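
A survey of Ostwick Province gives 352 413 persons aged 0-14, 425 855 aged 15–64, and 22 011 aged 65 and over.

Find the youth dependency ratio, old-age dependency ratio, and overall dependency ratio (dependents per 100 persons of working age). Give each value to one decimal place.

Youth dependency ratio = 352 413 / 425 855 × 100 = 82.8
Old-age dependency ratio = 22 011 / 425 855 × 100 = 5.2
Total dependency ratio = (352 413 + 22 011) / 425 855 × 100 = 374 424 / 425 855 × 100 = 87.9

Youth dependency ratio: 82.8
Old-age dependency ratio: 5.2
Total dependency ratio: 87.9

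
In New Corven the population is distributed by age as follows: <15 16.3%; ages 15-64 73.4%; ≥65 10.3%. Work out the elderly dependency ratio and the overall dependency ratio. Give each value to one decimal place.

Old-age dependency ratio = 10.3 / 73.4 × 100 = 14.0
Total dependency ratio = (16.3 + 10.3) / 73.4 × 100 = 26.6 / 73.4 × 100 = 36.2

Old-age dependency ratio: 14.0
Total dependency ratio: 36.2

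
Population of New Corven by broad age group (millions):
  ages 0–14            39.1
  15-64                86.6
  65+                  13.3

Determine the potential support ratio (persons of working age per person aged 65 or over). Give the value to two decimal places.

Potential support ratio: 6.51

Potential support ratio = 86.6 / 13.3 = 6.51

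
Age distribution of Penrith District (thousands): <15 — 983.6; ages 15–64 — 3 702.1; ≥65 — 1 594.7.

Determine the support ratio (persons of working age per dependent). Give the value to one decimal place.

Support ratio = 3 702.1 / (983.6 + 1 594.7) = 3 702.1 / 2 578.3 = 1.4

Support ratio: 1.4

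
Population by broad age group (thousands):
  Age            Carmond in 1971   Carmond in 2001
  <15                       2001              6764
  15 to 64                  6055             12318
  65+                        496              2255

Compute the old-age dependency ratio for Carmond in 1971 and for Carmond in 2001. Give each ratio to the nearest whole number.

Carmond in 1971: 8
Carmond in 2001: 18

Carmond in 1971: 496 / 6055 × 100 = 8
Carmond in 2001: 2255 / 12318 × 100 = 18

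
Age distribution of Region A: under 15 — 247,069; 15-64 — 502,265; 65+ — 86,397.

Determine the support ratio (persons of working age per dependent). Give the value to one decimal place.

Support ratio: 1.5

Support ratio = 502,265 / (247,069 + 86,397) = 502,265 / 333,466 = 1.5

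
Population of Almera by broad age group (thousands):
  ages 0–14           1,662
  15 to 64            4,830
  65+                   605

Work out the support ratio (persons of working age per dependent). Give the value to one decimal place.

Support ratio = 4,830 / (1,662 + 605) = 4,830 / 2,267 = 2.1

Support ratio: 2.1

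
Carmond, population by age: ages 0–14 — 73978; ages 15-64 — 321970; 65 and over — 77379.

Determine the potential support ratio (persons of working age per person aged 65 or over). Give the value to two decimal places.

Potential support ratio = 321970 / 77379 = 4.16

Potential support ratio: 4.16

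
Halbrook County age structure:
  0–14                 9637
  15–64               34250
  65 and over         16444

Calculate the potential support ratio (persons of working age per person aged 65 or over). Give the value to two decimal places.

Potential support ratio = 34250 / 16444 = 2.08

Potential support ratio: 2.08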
···
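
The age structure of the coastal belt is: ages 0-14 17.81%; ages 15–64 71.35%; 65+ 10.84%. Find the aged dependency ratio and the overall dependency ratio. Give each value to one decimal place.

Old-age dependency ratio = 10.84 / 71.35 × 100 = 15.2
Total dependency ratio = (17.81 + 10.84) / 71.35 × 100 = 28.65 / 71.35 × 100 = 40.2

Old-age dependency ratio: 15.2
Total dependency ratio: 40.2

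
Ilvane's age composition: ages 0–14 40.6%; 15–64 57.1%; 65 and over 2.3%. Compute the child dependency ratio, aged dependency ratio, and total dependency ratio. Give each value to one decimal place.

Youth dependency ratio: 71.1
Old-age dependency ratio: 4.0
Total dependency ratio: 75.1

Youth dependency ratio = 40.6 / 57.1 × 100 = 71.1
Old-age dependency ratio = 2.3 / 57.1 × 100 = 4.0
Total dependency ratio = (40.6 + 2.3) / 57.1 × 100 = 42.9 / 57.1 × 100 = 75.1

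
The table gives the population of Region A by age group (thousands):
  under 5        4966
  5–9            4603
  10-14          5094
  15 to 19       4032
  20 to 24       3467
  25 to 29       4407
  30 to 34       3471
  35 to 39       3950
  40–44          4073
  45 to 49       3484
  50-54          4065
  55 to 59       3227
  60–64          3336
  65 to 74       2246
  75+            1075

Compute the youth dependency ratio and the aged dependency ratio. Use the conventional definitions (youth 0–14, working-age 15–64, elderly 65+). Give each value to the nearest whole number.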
···
Lines holding the string "Region" must be copied out of the entries above.

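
Age distribution of Region A: under 15 — 247,069; 15-64 — 502,265; 65+ — 86,397.
The table gives the population of Region A by age group (thousands):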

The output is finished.